**EXERCISE DIRECTIONS**
The answer should consist solely of the lines from the first one below through the line containing "a = 9.4, b = 6.3, A = 68.7°", copied exactly.

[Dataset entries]
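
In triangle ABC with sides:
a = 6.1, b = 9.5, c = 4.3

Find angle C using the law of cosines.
c² = a² + b² − 2ab·cos(C)  ⇒  cos(C) = (a² + b² − c²)/(2ab)
cos(C) = (6.1² + 9.5² − 4.3²)/(2·6.1·9.5) = (37.21 + 90.25 − 18.49)/115.9 = 108.97/115.9 ≈ 0.940207
C = arccos(0.940207) ≈ 19.9136°

C = 19.91°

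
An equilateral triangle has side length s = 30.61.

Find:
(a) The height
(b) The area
(a) The height splits the triangle into two 30-60-90 halves: h = s·√3/2 = 30.61·1.73205/2 ≈ 53.0181/2 ≈ 26.509
(b) Area = (√3/4)·s² = (√3/4)·30.61² = (√3/4)·936.9721 ≈ 0.433013·936.9721 ≈ 405.721

Height = 26.51, Area = 405.7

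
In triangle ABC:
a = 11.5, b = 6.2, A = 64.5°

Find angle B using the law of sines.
a/sin(A) = b/sin(B)  ⇒  sin(B) = b·sin(A)/a = 6.2·sin(64.5°)/11.5
sin(64.5°) ≈ 0.902585
sin(B) ≈ 6.2·0.902585/11.5 ≈ 5.59603/11.5 ≈ 0.486611
B = arcsin(0.486611) ≈ 29.1181°
(Since b ≤ a we need B ≤ A, so the obtuse alternative 180° − 29.1181° ≈ 150.882° is rejected.)

B = 29.12°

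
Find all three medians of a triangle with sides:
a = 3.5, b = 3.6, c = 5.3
Median formula: m_a = ½√(2b² + 2c² − a²) (and cyclically). a² = 12.25, b² = 12.96, c² = 28.09.
m_a = ½√(2·12.96 + 2·28.09 − 12.25) = ½√69.85 ≈ ½·8.35763 ≈ 4.17882
m_b = ½√(2·12.25 + 2·28.09 − 12.96) = ½√67.72 ≈ ½·8.22922 ≈ 4.11461
m_c = ½√(2·12.25 + 2·12.96 − 28.09) = ½√22.33 ≈ ½·4.72546 ≈ 2.36273

m_a = 4.179, m_b = 4.115, m_c = 2.363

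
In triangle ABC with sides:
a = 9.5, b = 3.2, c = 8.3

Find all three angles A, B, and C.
Law of cosines for each angle (a² = 90.25, b² = 10.24, c² = 68.89):
cos(A) = (b² + c² − a²)/(2bc) = (10.24 + 68.89 − 90.25)/(2·3.2·8.3) = -11.12/53.12 ≈ -0.209337  ⇒  A ≈ 102.084°
cos(B) = (a² + c² − b²)/(2ac) = (90.25 + 68.89 − 10.24)/(2·9.5·8.3) = 148.9/157.7 ≈ 0.944198  ⇒  B ≈ 19.2311°
cos(C) = (a² + b² − c²)/(2ab) = (90.25 + 10.24 − 68.89)/(2·9.5·3.2) = 31.6/60.8 ≈ 0.519737  ⇒  C ≈ 58.6854°
Check: A + B + C ≈ 180°

A = 102.1°, B = 19.23°, C = 58.69°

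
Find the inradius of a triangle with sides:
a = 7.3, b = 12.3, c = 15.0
r = Area/s where s is the semi-perimeter.
s = (7.3 + 12.3 + 15.0)/2 = 34.6/2 = 17.3
Area = √(s(s−a)(s−b)(s−c)) = √(17.3·10·5·2.3) ≈ √1989.5 ≈ 44.6038
r ≈ 44.6038/17.3 ≈ 2.57825

r = 2.578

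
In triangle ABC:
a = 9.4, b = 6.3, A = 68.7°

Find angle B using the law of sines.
a/sin(A) = b/sin(B)  ⇒  sin(B) = b·sin(A)/a = 6.3·sin(68.7°)/9.4
sin(68.7°) ≈ 0.931691
sin(B) ≈ 6.3·0.931691/9.4 ≈ 5.86965/9.4 ≈ 0.624431
B = arcsin(0.624431) ≈ 38.6405°
(Since b ≤ a we need B ≤ A, so the obtuse alternative 180° − 38.6405° ≈ 141.36° is rejected.)

B = 38.64°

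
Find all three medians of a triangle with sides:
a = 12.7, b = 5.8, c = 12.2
Median formula: m_a = ½√(2b² + 2c² − a²) (and cyclically). a² = 161.29, b² = 33.64, c² = 148.84.
m_a = ½√(2·33.64 + 2·148.84 − 161.29) = ½√203.67 ≈ ½·14.2713 ≈ 7.13565
m_b = ½√(2·161.29 + 2·148.84 − 33.64) = ½√586.62 ≈ ½·24.2202 ≈ 12.1101
m_c = ½√(2·161.29 + 2·33.64 − 148.84) = ½√241.02 ≈ ½·15.5248 ≈ 7.76241

m_a = 7.136, m_b = 12.11, m_c = 7.762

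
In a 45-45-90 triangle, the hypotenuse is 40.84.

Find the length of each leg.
In a 45-45-90 triangle hypotenuse = leg·√2, so leg = hypotenuse/√2.
Leg = 40.84/√2 ≈ 40.84/1.41421 ≈ 28.8782

Each leg = 28.88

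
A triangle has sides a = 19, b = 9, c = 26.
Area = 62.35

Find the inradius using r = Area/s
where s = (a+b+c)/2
s = (19 + 9 + 26)/2 = 54/2 = 27
r = Area/s = 62.35/27 ≈ 2.30926

r = 2.309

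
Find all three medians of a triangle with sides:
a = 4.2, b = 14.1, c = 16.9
Median formula: m_a = ½√(2b² + 2c² − a²) (and cyclically). a² = 17.64, b² = 198.81, c² = 285.61.
m_a = ½√(2·198.81 + 2·285.61 − 17.64) = ½√951.2 ≈ ½·30.8415 ≈ 15.4208
m_b = ½√(2·17.64 + 2·285.61 − 198.81) = ½√407.69 ≈ ½·20.1913 ≈ 10.0957
m_c = ½√(2·17.64 + 2·198.81 − 285.61) = ½√147.29 ≈ ½·12.1363 ≈ 6.06815

m_a = 15.42, m_b = 10.1, m_c = 6.068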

**REPLY TO THE TASK**
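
In triangle ABC with sides:
a = 6.1, b = 9.5, c = 4.3

Find angle C using the law of cosines.
c² = a² + b² − 2ab·cos(C)  ⇒  cos(C) = (a² + b² − c²)/(2ab)
cos(C) = (6.1² + 9.5² − 4.3²)/(2·6.1·9.5) = (37.21 + 90.25 − 18.49)/115.9 = 108.97/115.9 ≈ 0.940207
C = arccos(0.940207) ≈ 19.9136°

C = 19.91°

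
An equilateral triangle has side length s = 30.61.

Find:
(a) The height
(b) The area
(a) The height splits the triangle into two 30-60-90 halves: h = s·√3/2 = 30.61·1.73205/2 ≈ 53.0181/2 ≈ 26.509
(b) Area = (√3/4)·s² = (√3/4)·30.61² = (√3/4)·936.9721 ≈ 0.433013·936.9721 ≈ 405.721

Height = 26.51, Area = 405.7

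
In triangle ABC:
a = 11.5, b = 6.2, A = 64.5°

Find angle B using the law of sines.
a/sin(A) = b/sin(B)  ⇒  sin(B) = b·sin(A)/a = 6.2·sin(64.5°)/11.5
sin(64.5°) ≈ 0.902585
sin(B) ≈ 6.2·0.902585/11.5 ≈ 5.59603/11.5 ≈ 0.486611
B = arcsin(0.486611) ≈ 29.1181°
(Since b ≤ a we need B ≤ A, so the obtuse alternative 180° − 29.1181° ≈ 150.882° is rejected.)

B = 29.12°

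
Find all three medians of a triangle with sides:
a = 3.5, b = 3.6, c = 5.3
Median formula: m_a = ½√(2b² + 2c² − a²) (and cyclically). a² = 12.25, b² = 12.96, c² = 28.09.
m_a = ½√(2·12.96 + 2·28.09 − 12.25) = ½√69.85 ≈ ½·8.35763 ≈ 4.17882
m_b = ½√(2·12.25 + 2·28.09 − 12.96) = ½√67.72 ≈ ½·8.22922 ≈ 4.11461
m_c = ½√(2·12.25 + 2·12.96 − 28.09) = ½√22.33 ≈ ½·4.72546 ≈ 2.36273

m_a = 4.179, m_b = 4.115, m_c = 2.363

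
In triangle ABC with sides:
a = 9.5, b = 3.2, c = 8.3

Find all three angles A, B, and C.
Law of cosines for each angle (a² = 90.25, b² = 10.24, c² = 68.89):
cos(A) = (b² + c² − a²)/(2bc) = (10.24 + 68.89 − 90.25)/(2·3.2·8.3) = -11.12/53.12 ≈ -0.209337  ⇒  A ≈ 102.084°
cos(B) = (a² + c² − b²)/(2ac) = (90.25 + 68.89 − 10.24)/(2·9.5·8.3) = 148.9/157.7 ≈ 0.944198  ⇒  B ≈ 19.2311°
cos(C) = (a² + b² − c²)/(2ab) = (90.25 + 10.24 − 68.89)/(2·9.5·3.2) = 31.6/60.8 ≈ 0.519737  ⇒  C ≈ 58.6854°
Check: A + B + C ≈ 180°

A = 102.1°, B = 19.23°, C = 58.69°

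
Find the inradius of a triangle with sides:
a = 7.3, b = 12.3, c = 15.0
r = Area/s where s is the semi-perimeter.
s = (7.3 + 12.3 + 15.0)/2 = 34.6/2 = 17.3
Area = √(s(s−a)(s−b)(s−c)) = √(17.3·10·5·2.3) ≈ √1989.5 ≈ 44.6038
r ≈ 44.6038/17.3 ≈ 2.57825

r = 2.578

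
In triangle ABC:
a = 9.4, b = 6.3, A = 68.7°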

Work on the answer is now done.